Exercise data section start
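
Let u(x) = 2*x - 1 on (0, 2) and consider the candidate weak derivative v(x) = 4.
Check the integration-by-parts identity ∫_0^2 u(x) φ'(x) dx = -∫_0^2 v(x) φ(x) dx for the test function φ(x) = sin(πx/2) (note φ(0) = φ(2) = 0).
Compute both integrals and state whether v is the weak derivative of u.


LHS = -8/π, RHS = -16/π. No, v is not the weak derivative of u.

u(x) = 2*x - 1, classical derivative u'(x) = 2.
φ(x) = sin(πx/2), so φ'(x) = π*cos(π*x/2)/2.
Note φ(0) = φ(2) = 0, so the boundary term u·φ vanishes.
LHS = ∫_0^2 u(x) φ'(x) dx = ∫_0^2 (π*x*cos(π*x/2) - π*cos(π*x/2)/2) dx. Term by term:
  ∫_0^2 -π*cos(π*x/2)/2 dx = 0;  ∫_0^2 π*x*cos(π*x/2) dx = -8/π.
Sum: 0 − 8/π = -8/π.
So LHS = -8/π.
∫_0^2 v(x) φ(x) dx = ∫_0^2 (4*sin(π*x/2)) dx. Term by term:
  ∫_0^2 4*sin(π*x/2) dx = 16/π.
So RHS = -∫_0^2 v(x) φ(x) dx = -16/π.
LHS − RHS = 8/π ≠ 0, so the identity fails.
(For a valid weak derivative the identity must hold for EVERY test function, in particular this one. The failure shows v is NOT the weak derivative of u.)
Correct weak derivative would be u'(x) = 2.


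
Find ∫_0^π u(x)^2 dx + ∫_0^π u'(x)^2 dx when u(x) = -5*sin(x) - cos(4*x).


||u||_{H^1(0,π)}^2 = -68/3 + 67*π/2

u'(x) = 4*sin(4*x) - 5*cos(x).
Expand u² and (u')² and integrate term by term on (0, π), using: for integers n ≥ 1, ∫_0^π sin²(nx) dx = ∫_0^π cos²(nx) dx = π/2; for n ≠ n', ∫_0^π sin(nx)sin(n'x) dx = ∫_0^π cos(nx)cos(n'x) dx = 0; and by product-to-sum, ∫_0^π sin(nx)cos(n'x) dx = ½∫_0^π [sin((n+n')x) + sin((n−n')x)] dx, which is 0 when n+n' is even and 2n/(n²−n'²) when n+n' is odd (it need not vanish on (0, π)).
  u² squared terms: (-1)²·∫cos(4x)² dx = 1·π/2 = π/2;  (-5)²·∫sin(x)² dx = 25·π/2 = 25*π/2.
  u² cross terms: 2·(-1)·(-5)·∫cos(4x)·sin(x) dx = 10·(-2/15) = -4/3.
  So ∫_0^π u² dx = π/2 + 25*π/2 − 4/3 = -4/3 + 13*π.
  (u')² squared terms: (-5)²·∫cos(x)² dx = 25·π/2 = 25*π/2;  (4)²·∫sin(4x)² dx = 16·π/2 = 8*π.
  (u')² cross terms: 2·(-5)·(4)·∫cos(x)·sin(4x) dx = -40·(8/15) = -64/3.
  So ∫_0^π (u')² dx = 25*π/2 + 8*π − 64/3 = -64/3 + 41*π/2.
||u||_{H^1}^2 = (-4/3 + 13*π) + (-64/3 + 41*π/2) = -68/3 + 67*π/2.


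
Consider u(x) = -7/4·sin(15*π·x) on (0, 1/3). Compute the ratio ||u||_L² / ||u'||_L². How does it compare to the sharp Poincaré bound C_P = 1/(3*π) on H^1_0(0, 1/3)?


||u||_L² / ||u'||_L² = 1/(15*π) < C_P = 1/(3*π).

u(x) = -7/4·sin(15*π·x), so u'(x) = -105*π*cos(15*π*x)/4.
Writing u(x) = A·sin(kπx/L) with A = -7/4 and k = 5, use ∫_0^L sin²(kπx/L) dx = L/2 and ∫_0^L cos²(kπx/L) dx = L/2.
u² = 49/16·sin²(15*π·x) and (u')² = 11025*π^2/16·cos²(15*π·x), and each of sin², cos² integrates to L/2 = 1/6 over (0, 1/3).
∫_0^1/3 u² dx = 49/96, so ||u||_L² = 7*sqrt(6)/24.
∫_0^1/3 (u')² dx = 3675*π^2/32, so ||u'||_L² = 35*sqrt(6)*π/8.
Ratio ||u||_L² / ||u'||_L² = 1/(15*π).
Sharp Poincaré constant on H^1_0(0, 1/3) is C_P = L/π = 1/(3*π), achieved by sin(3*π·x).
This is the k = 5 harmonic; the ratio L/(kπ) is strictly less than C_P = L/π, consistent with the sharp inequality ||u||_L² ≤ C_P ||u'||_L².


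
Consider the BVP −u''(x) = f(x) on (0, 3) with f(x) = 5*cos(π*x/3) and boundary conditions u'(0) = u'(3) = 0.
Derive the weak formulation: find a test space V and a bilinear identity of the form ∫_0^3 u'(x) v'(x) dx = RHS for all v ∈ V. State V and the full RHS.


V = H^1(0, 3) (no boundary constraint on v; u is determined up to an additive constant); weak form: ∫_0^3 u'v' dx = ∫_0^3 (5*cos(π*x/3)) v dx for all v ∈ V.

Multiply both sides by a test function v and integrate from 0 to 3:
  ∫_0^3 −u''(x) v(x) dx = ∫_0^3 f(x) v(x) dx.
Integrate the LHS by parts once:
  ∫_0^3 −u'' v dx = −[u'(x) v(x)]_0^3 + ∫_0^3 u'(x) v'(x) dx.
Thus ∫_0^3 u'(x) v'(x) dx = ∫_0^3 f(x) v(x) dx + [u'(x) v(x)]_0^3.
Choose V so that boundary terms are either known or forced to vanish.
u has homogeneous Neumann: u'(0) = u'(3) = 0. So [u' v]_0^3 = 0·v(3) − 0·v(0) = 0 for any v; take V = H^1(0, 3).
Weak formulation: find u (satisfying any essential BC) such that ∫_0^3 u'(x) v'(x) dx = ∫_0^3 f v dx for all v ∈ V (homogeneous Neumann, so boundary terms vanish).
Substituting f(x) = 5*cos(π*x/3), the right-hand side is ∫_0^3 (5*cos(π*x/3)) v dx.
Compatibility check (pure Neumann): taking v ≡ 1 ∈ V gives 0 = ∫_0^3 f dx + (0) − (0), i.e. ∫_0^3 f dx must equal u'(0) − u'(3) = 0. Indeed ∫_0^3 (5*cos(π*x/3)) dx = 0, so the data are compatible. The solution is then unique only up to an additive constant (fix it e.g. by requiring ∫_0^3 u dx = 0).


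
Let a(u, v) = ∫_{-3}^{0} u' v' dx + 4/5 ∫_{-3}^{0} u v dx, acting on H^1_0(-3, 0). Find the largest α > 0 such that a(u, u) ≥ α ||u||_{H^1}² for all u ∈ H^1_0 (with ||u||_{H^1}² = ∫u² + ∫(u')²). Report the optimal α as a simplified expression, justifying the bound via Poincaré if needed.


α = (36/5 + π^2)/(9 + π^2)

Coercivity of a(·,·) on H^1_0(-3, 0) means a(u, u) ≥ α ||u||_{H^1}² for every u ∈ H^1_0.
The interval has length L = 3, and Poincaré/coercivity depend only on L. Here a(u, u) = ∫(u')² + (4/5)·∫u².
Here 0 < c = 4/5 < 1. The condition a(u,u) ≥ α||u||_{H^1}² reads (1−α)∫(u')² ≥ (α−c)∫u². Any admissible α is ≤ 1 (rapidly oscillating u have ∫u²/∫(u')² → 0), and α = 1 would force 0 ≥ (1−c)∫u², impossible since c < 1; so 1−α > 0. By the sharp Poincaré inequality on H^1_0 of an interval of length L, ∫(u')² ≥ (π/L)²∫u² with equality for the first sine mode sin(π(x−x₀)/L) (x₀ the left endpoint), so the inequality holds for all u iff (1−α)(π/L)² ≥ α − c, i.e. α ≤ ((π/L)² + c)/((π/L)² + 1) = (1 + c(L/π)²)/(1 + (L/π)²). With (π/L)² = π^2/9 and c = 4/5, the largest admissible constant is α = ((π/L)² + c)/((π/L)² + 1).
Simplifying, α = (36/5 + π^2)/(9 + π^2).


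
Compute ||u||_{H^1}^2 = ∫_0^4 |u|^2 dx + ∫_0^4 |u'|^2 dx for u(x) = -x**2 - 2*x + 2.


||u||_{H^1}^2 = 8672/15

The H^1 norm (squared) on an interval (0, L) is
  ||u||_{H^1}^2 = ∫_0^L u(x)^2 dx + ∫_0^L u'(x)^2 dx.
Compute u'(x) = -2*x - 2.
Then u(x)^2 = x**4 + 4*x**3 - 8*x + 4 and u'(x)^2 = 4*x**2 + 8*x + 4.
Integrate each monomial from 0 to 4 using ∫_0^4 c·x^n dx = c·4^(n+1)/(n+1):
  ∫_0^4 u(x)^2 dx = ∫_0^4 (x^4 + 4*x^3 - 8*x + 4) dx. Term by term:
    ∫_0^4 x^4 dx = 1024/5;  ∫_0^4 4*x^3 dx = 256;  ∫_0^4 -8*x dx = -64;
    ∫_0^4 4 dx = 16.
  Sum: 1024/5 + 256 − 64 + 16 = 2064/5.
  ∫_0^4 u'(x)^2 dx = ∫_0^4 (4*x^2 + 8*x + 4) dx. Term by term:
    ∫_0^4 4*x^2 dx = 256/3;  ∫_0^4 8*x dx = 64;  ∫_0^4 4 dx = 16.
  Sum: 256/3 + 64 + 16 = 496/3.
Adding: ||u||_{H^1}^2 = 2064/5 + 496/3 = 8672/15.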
Exercise data section end
- **What the task asks**:
Exact reproduction is required. Give the lines of the data from its first line through the line containing "Check the integration-by-parts", and no others.

- **Written answer**:
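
Let u(x) = 2*x - 1 on (0, 2) and consider the candidate weak derivative v(x) = 4.
Check the integration-by-parts identity ∫_0^2 u(x) φ'(x) dx = -∫_0^2 v(x) φ(x) dx for the test function φ(x) = sin(πx/2) (note φ(0) = φ(2) = 0).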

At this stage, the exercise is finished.